Exercise prompt. Only part of the listing is needed, namely the lines from its start through the line with "s or s and ( s ) or s", and they should be retyped exactly.
────
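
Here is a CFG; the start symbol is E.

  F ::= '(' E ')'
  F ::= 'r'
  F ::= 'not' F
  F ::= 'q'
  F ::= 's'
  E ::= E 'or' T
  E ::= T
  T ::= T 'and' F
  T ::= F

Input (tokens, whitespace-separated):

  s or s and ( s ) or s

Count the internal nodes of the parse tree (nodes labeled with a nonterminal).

14

[E [E [E [T [F s]]] or [T [T [F s]] and [F ( [E [T [F s]]] )]]] or [T [F s]]]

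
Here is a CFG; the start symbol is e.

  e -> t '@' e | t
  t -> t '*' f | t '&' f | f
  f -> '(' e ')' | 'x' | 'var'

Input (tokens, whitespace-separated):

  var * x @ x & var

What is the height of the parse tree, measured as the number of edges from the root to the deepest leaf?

5

[e [t [t [f var]] * [f x]] @ [e [t [t [f x]] & [f var]]]]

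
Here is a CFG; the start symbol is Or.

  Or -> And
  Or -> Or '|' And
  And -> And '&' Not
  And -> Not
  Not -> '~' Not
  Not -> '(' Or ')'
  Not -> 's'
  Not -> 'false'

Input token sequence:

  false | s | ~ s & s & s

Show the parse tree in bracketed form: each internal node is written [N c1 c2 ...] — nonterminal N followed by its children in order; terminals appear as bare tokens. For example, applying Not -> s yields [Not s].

[Or [Or [Or [And [Not false]]] | [And [Not s]]] | [And [And [And [Not ~ [Not s]]] & [Not s]] & [Not s]]]

Or
Or | And
Or | And | And
And | And | And
Not | And | And
false | And | And
false | Not | And
false | s | And
false | s | And & Not
false | s | And & Not & Not
false | s | Not & Not & Not
false | s | ~ Not & Not & Not
false | s | ~ s & Not & Not
false | s | ~ s & s & Not
false | s | ~ s & s & s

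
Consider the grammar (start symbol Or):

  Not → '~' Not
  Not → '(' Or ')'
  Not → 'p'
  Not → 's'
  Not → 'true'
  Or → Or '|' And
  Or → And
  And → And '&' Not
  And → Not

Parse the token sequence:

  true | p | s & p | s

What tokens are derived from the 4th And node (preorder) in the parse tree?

s

[Or [Or [Or [Or [And [Not true]]] | [And [Not p]]] | [And [And [Not s]] & [Not p]]] | [And [Not s]]]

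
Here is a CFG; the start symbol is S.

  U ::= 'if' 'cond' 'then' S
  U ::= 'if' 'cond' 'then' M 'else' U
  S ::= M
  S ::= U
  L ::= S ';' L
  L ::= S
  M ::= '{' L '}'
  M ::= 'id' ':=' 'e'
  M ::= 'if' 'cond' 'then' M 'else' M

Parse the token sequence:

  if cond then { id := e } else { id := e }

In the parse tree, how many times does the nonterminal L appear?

[S [M if cond then [M { [L [S [M id := e]]] }] else [M { [L [S [M id := e]]] }]]]

2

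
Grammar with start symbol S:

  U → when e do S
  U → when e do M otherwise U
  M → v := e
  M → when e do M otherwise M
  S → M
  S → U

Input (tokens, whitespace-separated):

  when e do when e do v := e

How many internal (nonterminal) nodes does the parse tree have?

[S [U when e do [S [U when e do [S [M v := e]]]]]]

6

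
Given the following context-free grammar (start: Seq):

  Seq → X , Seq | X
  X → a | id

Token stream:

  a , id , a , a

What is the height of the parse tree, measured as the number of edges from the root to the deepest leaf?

[Seq [X a] , [Seq [X id] , [Seq [X a] , [Seq [X a]]]]]

5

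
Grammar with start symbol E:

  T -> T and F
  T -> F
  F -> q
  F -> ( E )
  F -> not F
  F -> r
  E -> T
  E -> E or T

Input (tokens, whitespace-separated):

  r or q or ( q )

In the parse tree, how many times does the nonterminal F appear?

4

[E [E [E [T [F r]]] or [T [F q]]] or [T [F ( [E [T [F q]]] )]]]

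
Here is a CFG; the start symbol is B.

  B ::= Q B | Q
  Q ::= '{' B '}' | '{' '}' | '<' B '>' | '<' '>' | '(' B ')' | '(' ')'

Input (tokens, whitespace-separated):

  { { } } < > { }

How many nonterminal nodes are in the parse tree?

[B [Q { [B [Q { }]] }] [B [Q < >] [B [Q { }]]]]

8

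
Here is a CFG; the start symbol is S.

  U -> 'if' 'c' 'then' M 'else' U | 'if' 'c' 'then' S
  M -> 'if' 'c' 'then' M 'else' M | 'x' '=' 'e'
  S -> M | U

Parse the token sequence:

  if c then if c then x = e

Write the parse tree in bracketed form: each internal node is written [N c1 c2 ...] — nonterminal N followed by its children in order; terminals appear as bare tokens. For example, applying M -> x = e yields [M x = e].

[S [U if c then [S [U if c then [S [M x = e]]]]]]

S
U
if c then S
if c then U
if c then if c then S
if c then if c then M
if c then if c then x = e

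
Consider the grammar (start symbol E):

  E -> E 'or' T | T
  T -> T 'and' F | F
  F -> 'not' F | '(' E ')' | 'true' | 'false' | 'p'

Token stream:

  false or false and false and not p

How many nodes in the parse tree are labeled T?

[E [E [T [F false]]] or [T [T [T [F false]] and [F false]] and [F not [F p]]]]

4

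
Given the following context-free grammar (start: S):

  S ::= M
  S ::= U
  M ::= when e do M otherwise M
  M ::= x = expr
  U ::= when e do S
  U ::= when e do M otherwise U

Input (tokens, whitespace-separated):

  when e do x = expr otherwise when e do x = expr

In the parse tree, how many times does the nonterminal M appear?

[S [U when e do [M x = expr] otherwise [U when e do [S [M x = expr]]]]]

2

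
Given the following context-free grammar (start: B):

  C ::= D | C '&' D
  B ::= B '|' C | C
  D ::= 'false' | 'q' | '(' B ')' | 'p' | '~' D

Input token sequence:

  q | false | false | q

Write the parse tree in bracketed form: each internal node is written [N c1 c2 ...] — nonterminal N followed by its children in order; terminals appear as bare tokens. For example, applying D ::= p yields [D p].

B
B | C
B | C | C
B | C | C | C
C | C | C | C
D | C | C | C
q | C | C | C
q | D | C | C
q | false | C | C
q | false | D | C
q | false | false | C
q | false | false | D
q | false | false | q

[B [B [B [B [C [D q]]] | [C [D false]]] | [C [D false]]] | [C [D q]]]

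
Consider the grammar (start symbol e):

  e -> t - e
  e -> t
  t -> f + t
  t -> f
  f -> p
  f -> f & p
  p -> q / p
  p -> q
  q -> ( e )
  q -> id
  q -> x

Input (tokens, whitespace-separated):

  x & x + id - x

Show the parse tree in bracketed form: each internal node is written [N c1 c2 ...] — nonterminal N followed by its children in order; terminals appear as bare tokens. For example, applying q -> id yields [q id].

e
t - e
f + t - e
f & p + t - e
p & p + t - e
q & p + t - e
x & p + t - e
x & q + t - e
x & x + t - e
x & x + f - e
x & x + p - e
x & x + q - e
x & x + id - e
x & x + id - t
x & x + id - f
x & x + id - p
x & x + id - q
x & x + id - x

[e [t [f [f [p [q x]]] & [p [q x]]] + [t [f [p [q id]]]]] - [e [t [f [p [q x]]]]]]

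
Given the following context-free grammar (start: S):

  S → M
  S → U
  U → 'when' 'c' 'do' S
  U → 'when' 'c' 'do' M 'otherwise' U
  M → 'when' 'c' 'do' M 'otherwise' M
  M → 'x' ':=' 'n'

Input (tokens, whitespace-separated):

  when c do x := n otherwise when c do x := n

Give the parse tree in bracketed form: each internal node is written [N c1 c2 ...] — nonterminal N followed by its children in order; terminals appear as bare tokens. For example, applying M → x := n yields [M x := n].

S
U
when c do M otherwise U
when c do x := n otherwise U
when c do x := n otherwise when c do S
when c do x := n otherwise when c do M
when c do x := n otherwise when c do x := n

[S [U when c do [M x := n] otherwise [U when c do [S [M x := n]]]]]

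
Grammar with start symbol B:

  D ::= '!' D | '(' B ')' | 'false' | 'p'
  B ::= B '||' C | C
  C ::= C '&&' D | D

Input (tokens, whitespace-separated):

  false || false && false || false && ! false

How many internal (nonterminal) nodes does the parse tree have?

14

[B [B [B [C [D false]]] || [C [C [D false]] && [D false]]] || [C [C [D false]] && [D ! [D false]]]]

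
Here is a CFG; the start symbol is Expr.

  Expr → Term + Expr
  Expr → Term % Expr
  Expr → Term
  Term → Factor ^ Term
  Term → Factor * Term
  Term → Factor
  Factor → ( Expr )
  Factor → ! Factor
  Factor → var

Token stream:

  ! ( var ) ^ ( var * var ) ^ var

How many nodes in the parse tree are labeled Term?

6

[Expr [Term [Factor ! [Factor ( [Expr [Term [Factor var]]] )]] ^ [Term [Factor ( [Expr [Term [Factor var] * [Term [Factor var]]]] )] ^ [Term [Factor var]]]]]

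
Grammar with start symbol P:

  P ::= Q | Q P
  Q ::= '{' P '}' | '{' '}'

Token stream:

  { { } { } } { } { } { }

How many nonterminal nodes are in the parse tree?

12

[P [Q { [P [Q { }] [P [Q { }]]] }] [P [Q { }] [P [Q { }] [P [Q { }]]]]]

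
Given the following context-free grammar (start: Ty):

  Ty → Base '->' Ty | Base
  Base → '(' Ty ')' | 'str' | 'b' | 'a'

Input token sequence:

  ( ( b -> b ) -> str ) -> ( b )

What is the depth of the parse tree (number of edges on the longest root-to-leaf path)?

[Ty [Base ( [Ty [Base ( [Ty [Base b] -> [Ty [Base b]]] )] -> [Ty [Base str]]] )] -> [Ty [Base ( [Ty [Base b]] )]]]

7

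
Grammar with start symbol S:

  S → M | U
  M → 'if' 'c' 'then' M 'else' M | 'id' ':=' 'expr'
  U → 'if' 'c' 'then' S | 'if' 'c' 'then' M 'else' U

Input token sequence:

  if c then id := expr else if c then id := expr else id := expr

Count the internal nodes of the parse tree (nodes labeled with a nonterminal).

6

[S [M if c then [M id := expr] else [M if c then [M id := expr] else [M id := expr]]]]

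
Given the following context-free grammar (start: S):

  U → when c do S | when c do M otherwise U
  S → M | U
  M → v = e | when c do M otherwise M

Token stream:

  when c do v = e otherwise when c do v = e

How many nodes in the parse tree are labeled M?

[S [U when c do [M v = e] otherwise [U when c do [S [M v = e]]]]]

2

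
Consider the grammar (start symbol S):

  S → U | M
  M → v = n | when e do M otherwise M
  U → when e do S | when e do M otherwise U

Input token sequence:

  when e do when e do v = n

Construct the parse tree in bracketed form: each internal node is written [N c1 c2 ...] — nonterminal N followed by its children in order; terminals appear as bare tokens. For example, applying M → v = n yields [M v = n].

S
U
when e do S
when e do U
when e do when e do S
when e do when e do M
when e do when e do v = n

[S [U when e do [S [U when e do [S [M v = n]]]]]]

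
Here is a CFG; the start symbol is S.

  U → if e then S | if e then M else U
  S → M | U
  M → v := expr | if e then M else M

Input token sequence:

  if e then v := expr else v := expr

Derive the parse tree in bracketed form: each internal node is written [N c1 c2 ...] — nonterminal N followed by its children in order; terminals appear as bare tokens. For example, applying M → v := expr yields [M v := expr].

[S [M if e then [M v := expr] else [M v := expr]]]

S
M
if e then M else M
if e then v := expr else M
if e then v := expr else v := expr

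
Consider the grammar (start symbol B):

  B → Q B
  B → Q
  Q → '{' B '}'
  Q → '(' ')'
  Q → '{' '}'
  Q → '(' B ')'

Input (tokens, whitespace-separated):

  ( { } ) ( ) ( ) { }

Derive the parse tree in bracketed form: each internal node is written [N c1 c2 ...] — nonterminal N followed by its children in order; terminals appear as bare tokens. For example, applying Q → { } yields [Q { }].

B
Q B
( B ) B
( Q ) B
( { } ) B
( { } ) Q B
( { } ) ( ) B
( { } ) ( ) Q B
( { } ) ( ) ( ) B
( { } ) ( ) ( ) Q
( { } ) ( ) ( ) { }

[B [Q ( [B [Q { }]] )] [B [Q ( )] [B [Q ( )] [B [Q { }]]]]]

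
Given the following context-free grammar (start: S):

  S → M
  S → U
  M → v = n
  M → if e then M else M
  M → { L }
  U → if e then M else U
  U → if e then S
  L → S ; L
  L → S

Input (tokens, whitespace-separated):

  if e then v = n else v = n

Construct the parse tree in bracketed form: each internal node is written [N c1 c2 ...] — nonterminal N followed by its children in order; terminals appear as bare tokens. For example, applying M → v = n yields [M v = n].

S
M
if e then M else M
if e then v = n else M
if e then v = n else v = n

[S [M if e then [M v = n] else [M v = n]]]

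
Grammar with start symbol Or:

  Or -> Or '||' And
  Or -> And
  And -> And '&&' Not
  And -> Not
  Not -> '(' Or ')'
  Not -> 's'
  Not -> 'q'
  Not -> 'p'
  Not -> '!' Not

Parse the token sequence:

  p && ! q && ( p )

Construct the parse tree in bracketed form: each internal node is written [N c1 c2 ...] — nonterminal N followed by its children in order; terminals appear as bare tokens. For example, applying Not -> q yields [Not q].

Or
And
And && Not
And && Not && Not
Not && Not && Not
p && Not && Not
p && ! Not && Not
p && ! q && Not
p && ! q && ( Or )
p && ! q && ( And )
p && ! q && ( Not )
p && ! q && ( p )

[Or [And [And [And [Not p]] && [Not ! [Not q]]] && [Not ( [Or [And [Not p]]] )]]]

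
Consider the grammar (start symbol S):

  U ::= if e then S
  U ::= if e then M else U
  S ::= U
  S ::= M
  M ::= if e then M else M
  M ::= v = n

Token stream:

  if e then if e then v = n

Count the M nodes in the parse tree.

1

[S [U if e then [S [U if e then [S [M v = n]]]]]]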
────
Response to this exercise.
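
Here is a CFG; the start symbol is E.

  F ::= '(' E ')'
  F ::= 'r'
  F ::= 'not' F
  F ::= 'q'
  F ::= 's'
  E ::= E 'or' T
  E ::= T
  T ::= T 'and' F
  T ::= F

Input (tokens, whitespace-separated):

  s or s and ( s ) or s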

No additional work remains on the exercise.